═══ Provided records

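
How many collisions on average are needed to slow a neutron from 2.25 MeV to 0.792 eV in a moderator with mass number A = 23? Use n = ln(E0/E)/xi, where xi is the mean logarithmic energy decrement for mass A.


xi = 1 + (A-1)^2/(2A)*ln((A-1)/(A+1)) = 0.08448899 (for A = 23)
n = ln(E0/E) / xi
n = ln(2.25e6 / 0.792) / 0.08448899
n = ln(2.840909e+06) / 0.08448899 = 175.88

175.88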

══════

## Exercise instructions
Exactly as they stand above, retype all of the records.

## Answer to this problem
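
How many collisions on average are needed to slow a neutron from 2.25 MeV to 0.792 eV in a moderator with mass number A = 23? Use n = ln(E0/E)/xi, where xi is the mean logarithmic energy decrement for mass A.


xi = 1 + (A-1)^2/(2A)*ln((A-1)/(A+1)) = 0.08448899 (for A = 23)
n = ln(E0/E) / xi
n = ln(2.25e6 / 0.792) / 0.08448899
n = ln(2.840909e+06) / 0.08448899 = 175.88

175.88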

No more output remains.